* [EXERCISE GOAL] Up to and including the line with "step 3: ABABABABCCAACCAAABABABAB", repeat every line of the listing exactly, beginning at the first.

* [MATERIAL FOR THE TASK]

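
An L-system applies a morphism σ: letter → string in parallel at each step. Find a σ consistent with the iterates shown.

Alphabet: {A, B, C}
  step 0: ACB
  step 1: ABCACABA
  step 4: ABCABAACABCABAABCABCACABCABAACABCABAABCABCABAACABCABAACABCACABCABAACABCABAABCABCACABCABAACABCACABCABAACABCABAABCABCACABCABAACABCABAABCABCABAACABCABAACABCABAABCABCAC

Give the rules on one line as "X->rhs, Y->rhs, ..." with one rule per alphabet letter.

A->ABC, B->ABA, C->AC

  step 0 ⇒ step 1: ACB ⇒ ABC·AC·ABA
    A ↦ ABC
    B ↦ ABA
    C ↦ AC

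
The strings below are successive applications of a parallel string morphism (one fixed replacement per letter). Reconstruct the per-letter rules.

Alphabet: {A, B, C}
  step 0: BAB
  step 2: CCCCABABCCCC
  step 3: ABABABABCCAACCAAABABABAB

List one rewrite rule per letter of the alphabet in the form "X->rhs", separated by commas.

  step 2 ⇒ step 3: CCCCABABCCCC ⇒ AB·AB·AB·AB·CC·AA·CC·AA·AB·AB·AB·AB
    A ↦ CC
    B ↦ AA
    C ↦ AB

A->CC, B->AA, C->AB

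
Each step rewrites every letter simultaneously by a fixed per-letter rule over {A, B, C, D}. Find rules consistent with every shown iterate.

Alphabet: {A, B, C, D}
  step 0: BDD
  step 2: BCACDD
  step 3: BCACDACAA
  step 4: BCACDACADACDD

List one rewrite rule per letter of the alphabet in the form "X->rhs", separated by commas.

A->D, B->BC, C->AC, D->A

  step 3 ⇒ step 4: BCACDACAA ⇒ BC·AC·D·AC·A·D·AC·D·D
    A ↦ D
    B ↦ BC
    C ↦ AC
    D ↦ A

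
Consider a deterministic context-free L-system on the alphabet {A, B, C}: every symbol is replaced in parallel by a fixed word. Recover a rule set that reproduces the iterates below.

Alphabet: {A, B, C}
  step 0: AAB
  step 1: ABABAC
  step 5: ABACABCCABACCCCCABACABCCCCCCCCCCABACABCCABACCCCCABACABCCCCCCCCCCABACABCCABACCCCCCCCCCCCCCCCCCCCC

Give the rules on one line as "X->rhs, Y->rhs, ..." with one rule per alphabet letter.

  step 0 ⇒ step 1: AAB ⇒ AB·AB·AC
    A ↦ AB
    B ↦ AC
    C ↦ CC  (constrained at step 1)

A->AB, B->AC, C->CC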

* [RESPONSE AREA]
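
An L-system applies a morphism σ: letter → string in parallel at each step. Find a σ consistent with the iterates shown.

Alphabet: {A, B, C}
  step 0: ACB
  step 1: ABCACABA
  step 4: ABCABAACABCABAABCABCACABCABAACABCABAABCABCABAACABCABAACABCACABCABAACABCABAABCABCACABCABAACABCACABCABAACABCABAABCABCACABCABAACABCABAABCABCABAACABCABAACABCABAABCABCAC

Give the rules on one line as "X->rhs, Y->rhs, ..." with one rule per alphabet letter.

A->ABC, B->ABA, C->AC

  step 0 ⇒ step 1: ACB ⇒ ABC·AC·ABA
    A ↦ ABC
    B ↦ ABA
    C ↦ AC

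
The strings below are successive applications of a parallel string morphism (one fixed replacement per letter). Reconstruct the per-letter rules.

Alphabet: {A, B, C}
  step 0: BAB
  step 2: CCCCABABCCCC
  step 3: ABABABABCCAACCAAABABABAB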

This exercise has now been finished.